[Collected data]
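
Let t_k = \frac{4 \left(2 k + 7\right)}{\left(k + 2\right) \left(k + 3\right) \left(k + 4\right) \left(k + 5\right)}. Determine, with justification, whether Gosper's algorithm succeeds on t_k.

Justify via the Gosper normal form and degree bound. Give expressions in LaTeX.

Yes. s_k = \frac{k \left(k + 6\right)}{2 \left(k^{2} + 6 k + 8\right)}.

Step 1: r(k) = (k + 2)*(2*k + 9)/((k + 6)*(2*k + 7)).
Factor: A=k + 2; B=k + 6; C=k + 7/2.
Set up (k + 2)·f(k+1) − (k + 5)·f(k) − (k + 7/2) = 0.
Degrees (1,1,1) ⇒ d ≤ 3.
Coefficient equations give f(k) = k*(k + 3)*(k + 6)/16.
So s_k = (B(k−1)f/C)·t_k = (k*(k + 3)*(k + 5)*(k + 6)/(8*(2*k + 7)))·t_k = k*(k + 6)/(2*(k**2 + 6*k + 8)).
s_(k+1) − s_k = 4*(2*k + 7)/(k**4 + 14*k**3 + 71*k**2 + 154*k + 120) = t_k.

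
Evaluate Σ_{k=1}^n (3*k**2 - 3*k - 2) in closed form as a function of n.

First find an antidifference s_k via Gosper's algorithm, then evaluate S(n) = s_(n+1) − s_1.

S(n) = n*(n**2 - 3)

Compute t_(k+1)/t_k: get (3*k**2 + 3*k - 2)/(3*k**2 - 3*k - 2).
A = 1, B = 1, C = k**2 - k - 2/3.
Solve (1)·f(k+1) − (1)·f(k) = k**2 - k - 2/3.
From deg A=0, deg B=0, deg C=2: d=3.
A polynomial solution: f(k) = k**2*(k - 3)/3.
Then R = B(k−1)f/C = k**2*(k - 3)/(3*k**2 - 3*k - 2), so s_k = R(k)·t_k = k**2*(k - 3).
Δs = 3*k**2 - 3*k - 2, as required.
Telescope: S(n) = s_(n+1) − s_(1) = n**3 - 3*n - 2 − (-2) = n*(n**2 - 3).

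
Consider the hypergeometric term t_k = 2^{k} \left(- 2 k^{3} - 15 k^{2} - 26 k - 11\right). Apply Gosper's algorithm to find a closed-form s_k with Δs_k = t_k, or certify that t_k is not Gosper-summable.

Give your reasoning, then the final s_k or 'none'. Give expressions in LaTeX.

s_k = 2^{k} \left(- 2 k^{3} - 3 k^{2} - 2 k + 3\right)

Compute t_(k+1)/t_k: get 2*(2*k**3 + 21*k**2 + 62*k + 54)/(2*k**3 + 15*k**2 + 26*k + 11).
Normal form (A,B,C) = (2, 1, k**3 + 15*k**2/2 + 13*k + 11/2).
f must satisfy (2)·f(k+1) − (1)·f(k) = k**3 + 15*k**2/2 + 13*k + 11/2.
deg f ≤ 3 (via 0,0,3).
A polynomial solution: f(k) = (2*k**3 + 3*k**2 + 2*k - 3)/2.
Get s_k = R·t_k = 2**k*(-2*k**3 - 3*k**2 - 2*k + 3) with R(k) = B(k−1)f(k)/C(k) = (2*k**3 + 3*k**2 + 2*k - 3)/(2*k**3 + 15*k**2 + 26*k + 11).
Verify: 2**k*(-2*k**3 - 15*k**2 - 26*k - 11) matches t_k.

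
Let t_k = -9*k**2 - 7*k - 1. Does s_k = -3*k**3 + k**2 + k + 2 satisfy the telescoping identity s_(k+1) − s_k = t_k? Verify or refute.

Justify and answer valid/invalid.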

* * *

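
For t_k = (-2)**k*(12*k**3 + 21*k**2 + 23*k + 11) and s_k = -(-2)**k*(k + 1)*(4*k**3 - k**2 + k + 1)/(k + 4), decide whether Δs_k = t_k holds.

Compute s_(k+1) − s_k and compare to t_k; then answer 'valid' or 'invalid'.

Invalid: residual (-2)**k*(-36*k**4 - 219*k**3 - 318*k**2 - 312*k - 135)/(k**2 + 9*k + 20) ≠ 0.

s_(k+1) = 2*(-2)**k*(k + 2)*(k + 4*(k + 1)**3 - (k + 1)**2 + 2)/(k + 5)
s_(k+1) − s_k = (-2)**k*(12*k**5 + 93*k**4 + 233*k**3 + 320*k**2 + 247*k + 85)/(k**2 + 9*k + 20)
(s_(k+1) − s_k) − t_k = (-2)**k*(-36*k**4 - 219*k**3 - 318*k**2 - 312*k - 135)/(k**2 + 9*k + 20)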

> Your goal:
From the entries above, copy every line containing the word "closed".

> Output of the task:
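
Evaluate Σ_{k=1}^n (3*k**2 - 3*k - 2) in closed form as a function of n.
Consider the hypergeometric term t_k = 2^{k} \left(- 2 k^{3} - 15 k^{2} - 26 k - 11\right). Apply Gosper's algorithm to find a closed-form s_k with Δs_k = t_k, or certify that t_k is not Gosper-summable.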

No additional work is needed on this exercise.